• Exercise objective
Transcribe the following entries word for word. End with the line where "28 (outcomes T/F)" appears.

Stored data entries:
----------------------------------------

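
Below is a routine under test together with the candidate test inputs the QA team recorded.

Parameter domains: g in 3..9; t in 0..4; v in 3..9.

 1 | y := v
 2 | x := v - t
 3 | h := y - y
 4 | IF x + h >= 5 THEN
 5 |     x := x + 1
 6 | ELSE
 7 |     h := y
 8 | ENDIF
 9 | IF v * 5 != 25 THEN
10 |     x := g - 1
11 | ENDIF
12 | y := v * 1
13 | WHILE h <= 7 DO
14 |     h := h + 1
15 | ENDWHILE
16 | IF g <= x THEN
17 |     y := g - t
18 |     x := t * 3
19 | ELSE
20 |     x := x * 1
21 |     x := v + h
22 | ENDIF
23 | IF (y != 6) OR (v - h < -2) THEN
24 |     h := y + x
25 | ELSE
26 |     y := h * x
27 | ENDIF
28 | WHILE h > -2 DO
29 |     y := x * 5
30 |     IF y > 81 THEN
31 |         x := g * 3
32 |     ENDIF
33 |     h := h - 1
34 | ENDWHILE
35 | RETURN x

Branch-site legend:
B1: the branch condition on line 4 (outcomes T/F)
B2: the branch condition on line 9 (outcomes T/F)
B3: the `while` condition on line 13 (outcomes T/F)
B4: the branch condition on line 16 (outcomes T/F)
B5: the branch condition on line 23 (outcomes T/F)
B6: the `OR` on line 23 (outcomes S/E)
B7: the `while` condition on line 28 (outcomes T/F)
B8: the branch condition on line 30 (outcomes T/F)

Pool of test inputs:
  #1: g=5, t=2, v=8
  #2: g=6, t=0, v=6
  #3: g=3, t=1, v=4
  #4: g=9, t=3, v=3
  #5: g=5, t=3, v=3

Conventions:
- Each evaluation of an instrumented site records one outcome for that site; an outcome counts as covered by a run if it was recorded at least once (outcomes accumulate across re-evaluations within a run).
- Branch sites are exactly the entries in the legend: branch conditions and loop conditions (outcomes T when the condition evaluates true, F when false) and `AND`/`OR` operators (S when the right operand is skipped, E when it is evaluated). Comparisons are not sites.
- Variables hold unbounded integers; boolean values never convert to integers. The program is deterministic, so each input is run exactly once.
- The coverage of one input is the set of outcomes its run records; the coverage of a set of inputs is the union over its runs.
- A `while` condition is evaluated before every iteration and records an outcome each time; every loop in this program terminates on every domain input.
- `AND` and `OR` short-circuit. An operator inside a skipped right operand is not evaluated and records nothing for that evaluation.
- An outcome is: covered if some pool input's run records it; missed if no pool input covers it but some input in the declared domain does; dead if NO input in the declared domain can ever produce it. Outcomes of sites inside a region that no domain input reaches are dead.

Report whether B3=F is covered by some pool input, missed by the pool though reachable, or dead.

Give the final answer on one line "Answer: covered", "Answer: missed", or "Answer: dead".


B3=F is recorded by pool input(s) 1, 2, 3, 4, 5 -> covered
Answer: covered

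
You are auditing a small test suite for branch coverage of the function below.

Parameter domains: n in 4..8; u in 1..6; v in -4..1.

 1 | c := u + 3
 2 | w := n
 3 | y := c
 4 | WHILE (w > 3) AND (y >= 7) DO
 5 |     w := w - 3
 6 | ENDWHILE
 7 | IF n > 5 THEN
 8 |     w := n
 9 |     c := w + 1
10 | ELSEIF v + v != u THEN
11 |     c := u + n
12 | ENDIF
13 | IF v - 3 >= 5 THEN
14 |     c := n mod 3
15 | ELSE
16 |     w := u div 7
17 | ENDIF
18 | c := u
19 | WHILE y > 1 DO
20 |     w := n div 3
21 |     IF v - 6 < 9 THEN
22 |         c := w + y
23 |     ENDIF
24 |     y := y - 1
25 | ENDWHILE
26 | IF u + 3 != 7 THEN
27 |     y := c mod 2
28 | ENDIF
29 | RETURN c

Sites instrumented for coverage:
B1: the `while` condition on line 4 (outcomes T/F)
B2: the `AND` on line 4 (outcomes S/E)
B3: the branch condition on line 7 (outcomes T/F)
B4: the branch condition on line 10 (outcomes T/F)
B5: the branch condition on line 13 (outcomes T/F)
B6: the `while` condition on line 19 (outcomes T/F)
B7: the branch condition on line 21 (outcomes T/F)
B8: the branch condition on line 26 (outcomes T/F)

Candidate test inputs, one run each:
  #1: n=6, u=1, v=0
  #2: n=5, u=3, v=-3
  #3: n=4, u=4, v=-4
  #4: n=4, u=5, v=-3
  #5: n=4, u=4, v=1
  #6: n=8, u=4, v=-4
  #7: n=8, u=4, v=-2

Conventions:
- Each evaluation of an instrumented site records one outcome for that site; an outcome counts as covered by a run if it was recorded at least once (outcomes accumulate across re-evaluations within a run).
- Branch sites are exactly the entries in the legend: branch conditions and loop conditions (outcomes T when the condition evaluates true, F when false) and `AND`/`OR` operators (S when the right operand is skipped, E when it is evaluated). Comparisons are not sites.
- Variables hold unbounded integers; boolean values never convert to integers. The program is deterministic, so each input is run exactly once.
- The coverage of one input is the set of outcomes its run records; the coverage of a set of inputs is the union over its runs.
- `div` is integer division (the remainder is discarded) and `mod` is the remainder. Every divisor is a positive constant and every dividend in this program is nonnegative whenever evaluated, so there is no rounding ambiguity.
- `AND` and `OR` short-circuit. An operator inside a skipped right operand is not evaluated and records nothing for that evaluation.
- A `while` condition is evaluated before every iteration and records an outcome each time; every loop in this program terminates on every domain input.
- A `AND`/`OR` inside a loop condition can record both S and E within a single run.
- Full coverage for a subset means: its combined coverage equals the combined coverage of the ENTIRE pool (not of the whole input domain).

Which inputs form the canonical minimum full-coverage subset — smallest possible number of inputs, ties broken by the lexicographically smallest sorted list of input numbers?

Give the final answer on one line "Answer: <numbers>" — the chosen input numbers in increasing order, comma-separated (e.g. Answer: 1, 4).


input #1, n=6, u=1, v=0: events B2->E, B1->F, B3->T, B5->F, B6->T, B7->T, B6->T, B7->T, B6->T, B7->T, B6->F, B8->T; outcomes B1=F, B2=E, B3=T, B5=F, B6=T, B6=F, B7=T, B8=T
input #2, n=5, u=3, v=-3: events B2->E, B1->F, B3->F, B4->T, B5->F, B6->T, B7->T, B6->T, B7->T, B6->T, B7->T, B6->T, B7->T, B6->T, ...; outcomes B1=F, B2=E, B3=F, B4=T, B5=F, B6=T, B6=F, B7=T, B8=T
input #3, n=4, u=4, v=-4: events B2->E, B1->T, B2->S, B1->F, B3->F, B4->T, B5->F, B6->T, B7->T, B6->T, B7->T, B6->T, B7->T, B6->T, ...; outcomes B1=T, B1=F, B2=S, B2=E, B3=F, B4=T, B5=F, B6=T, B6=F, B7=T, B8=F
input #4, n=4, u=5, v=-3: events B2->E, B1->T, B2->S, B1->F, B3->F, B4->T, B5->F, B6->T, B7->T, B6->T, B7->T, B6->T, B7->T, B6->T, ...; outcomes B1=T, B1=F, B2=S, B2=E, B3=F, B4=T, B5=F, B6=T, B6=F, B7=T, B8=T
input #5, n=4, u=4, v=1: events B2->E, B1->T, B2->S, B1->F, B3->F, B4->T, B5->F, B6->T, B7->T, B6->T, B7->T, B6->T, B7->T, B6->T, ...; outcomes B1=T, B1=F, B2=S, B2=E, B3=F, B4=T, B5=F, B6=T, B6=F, B7=T, B8=F
input #6, n=8, u=4, v=-4: events B2->E, B1->T, B2->E, B1->T, B2->S, B1->F, B3->T, B5->F, B6->T, B7->T, B6->T, B7->T, B6->T, B7->T, ...; outcomes B1=T, B1=F, B2=S, B2=E, B3=T, B5=F, B6=T, B6=F, B7=T, B8=F
input #7, n=8, u=4, v=-2: events B2->E, B1->T, B2->E, B1->T, B2->S, B1->F, B3->T, B5->F, B6->T, B7->T, B6->T, B7->T, B6->T, B7->T, ...; outcomes B1=T, B1=F, B2=S, B2=E, B3=T, B5=F, B6=T, B6=F, B7=T, B8=F
together the pool reaches 13 outcomes: B1=T, B1=F, B2=S, B2=E, B3=T, B3=F, B4=T, B5=F, B6=T, B6=F, B7=T, B8=T, B8=F
size 1 is not enough: best union over all size-1 subsets is 11/13
the canonical winner is {1, 3}: size 2, full 13-outcome coverage, earliest index list among size-2 covers
Answer: 1, 3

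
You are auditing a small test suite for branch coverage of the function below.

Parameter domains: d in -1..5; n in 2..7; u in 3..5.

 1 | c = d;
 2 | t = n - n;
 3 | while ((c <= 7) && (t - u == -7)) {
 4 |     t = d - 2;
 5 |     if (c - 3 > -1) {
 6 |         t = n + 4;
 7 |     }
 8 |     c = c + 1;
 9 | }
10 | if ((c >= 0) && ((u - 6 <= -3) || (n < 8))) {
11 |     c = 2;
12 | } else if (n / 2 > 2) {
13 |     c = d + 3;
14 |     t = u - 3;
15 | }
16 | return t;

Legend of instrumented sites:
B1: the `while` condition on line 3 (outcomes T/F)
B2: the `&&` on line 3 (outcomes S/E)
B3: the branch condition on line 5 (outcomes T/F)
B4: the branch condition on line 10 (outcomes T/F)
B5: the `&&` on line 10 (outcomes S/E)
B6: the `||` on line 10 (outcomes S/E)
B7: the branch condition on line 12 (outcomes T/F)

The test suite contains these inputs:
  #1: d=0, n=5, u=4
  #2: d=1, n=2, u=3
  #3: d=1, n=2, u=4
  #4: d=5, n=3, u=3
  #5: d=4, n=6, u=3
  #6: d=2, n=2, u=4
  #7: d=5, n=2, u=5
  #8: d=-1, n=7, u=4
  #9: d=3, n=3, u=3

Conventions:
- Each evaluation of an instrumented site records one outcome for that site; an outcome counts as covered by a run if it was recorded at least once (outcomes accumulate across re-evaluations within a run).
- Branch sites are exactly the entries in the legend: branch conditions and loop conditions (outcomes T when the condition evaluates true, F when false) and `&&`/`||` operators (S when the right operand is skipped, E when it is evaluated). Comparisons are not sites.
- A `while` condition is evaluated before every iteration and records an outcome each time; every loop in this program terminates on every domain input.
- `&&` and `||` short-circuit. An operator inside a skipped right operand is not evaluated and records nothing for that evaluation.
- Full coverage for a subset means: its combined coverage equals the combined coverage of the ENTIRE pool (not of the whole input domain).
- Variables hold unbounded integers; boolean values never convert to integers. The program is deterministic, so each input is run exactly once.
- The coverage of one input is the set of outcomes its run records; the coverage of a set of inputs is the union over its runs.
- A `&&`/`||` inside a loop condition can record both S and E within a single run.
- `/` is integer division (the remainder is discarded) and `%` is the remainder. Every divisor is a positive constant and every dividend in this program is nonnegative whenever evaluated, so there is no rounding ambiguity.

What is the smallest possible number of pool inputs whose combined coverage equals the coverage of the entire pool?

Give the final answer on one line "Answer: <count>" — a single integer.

input #1 (d=0, n=5, u=4): events B2->E, B1->F, B5->E, B6->E, B4->T; covers B1=F, B2=E, B4=T, B5=E, B6=E
input #2 (d=1, n=2, u=3): events B2->E, B1->F, B5->E, B6->S, B4->T; covers B1=F, B2=E, B4=T, B5=E, B6=S
input #3 (d=1, n=2, u=4): events B2->E, B1->F, B5->E, B6->E, B4->T; covers B1=F, B2=E, B4=T, B5=E, B6=E
input #4 (d=5, n=3, u=3): events B2->E, B1->F, B5->E, B6->S, B4->T; covers B1=F, B2=E, B4=T, B5=E, B6=S
input #5 (d=4, n=6, u=3): events B2->E, B1->F, B5->E, B6->S, B4->T; covers B1=F, B2=E, B4=T, B5=E, B6=S
input #6 (d=2, n=2, u=4): events B2->E, B1->F, B5->E, B6->E, B4->T; covers B1=F, B2=E, B4=T, B5=E, B6=E
input #7 (d=5, n=2, u=5): events B2->E, B1->F, B5->E, B6->E, B4->T; covers B1=F, B2=E, B4=T, B5=E, B6=E
input #8 (d=-1, n=7, u=4): events B2->E, B1->F, B5->S, B4->F, B7->T; covers B1=F, B2=E, B4=F, B5=S, B7=T
input #9 (d=3, n=3, u=3): events B2->E, B1->F, B5->E, B6->S, B4->T; covers B1=F, B2=E, B4=T, B5=E, B6=S
pool-wide coverage (9 outcomes): B1=F, B2=E, B4=T, B4=F, B5=S, B5=E, B6=S, B6=E, B7=T
every size-1 subset falls short of the 9 outcomes (best: 5/9)
every size-2 subset falls short of the 9 outcomes (best: 8/9)
at size 3, {1, 2, 8} reaches all 9 outcomes; every lexicographically earlier size-3 subset fails

Answer: 3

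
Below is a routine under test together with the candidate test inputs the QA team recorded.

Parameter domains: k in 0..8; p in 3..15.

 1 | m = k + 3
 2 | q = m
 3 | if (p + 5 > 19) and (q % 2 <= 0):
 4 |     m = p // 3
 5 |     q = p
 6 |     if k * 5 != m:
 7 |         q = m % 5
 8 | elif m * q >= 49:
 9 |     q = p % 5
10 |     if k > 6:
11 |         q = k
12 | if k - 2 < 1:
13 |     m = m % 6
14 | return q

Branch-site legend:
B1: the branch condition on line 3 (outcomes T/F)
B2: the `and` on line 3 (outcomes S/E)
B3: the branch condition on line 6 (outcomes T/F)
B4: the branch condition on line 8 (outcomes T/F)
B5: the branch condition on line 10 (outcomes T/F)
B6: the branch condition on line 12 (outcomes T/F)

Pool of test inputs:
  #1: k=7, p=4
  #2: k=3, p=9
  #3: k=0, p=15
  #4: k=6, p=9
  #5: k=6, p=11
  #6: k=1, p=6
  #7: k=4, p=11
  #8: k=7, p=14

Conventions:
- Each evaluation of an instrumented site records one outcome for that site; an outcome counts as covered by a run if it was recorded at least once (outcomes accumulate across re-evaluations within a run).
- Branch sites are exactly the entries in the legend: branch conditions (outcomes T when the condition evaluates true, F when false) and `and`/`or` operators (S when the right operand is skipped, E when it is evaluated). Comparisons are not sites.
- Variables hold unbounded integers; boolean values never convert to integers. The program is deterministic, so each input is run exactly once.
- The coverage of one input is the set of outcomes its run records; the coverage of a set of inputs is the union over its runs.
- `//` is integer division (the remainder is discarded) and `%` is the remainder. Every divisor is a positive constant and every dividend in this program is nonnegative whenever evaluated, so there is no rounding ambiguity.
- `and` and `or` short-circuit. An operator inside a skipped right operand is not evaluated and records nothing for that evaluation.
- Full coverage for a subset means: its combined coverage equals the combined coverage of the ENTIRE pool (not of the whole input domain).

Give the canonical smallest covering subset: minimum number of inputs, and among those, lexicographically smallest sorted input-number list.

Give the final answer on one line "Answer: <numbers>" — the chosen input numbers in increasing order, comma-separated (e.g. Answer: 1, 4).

run #1 (k=7, p=4) runs B2->S, B1->F, B4->T, B5->T, B6->F; records B1=F, B2=S, B4=T, B5=T, B6=F
run #2 (k=3, p=9) runs B2->S, B1->F, B4->F, B6->F; records B1=F, B2=S, B4=F, B6=F
run #3 (k=0, p=15) runs B2->E, B1->F, B4->F, B6->T; records B1=F, B2=E, B4=F, B6=T
run #4 (k=6, p=9) runs B2->S, B1->F, B4->T, B5->F, B6->F; records B1=F, B2=S, B4=T, B5=F, B6=F
run #5 (k=6, p=11) runs B2->S, B1->F, B4->T, B5->F, B6->F; records B1=F, B2=S, B4=T, B5=F, B6=F
run #6 (k=1, p=6) runs B2->S, B1->F, B4->F, B6->T; records B1=F, B2=S, B4=F, B6=T
run #7 (k=4, p=11) runs B2->S, B1->F, B4->T, B5->F, B6->F; records B1=F, B2=S, B4=T, B5=F, B6=F
run #8 (k=7, p=14) runs B2->S, B1->F, B4->T, B5->T, B6->F; records B1=F, B2=S, B4=T, B5=T, B6=F
together the pool reaches 9 outcomes: B1=F, B2=S, B2=E, B4=T, B4=F, B5=T, B5=F, B6=T, B6=F
size 1 is not enough: best union over all size-1 subsets is 5/9
size 2 is not enough: best union over all size-2 subsets is 8/9
at size 3, {1, 3, 4} reaches all 9 outcomes; every lexicographically earlier size-3 subset fails

Answer: 1, 3, 4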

----------------------------------------

• Solution to the exercise
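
Below is a routine under test together with the candidate test inputs the QA team recorded.

Parameter domains: g in 3..9; t in 0..4; v in 3..9.

 1 | y := v
 2 | x := v - t
 3 | h := y - y
 4 | IF x + h >= 5 THEN
 5 |     x := x + 1
 6 | ELSE
 7 |     h := y
 8 | ENDIF
 9 | IF v * 5 != 25 THEN
10 |     x := g - 1
11 | ENDIF
12 | y := v * 1
13 | WHILE h <= 7 DO
14 |     h := h + 1
15 | ENDWHILE
16 | IF g <= x THEN
17 |     y := g - t
18 |     x := t * 3
19 | ELSE
20 |     x := x * 1
21 |     x := v + h
22 | ENDIF
23 | IF (y != 6) OR (v - h < -2) THEN
24 |     h := y + x
25 | ELSE
26 |     y := h * x
27 | ENDIF
28 | WHILE h > -2 DO
29 |     y := x * 5
30 |     IF y > 81 THEN
31 |         x := g * 3
32 |     ENDIF
33 |     h := h - 1
34 | ENDWHILE
35 | RETURN x

Branch-site legend:
B1: the branch condition on line 4 (outcomes T/F)
B2: the branch condition on line 9 (outcomes T/F)
B3: the `while` condition on line 13 (outcomes T/F)
B4: the branch condition on line 16 (outcomes T/F)
B5: the branch condition on line 23 (outcomes T/F)
B6: the `OR` on line 23 (outcomes S/E)
B7: the `while` condition on line 28 (outcomes T/F)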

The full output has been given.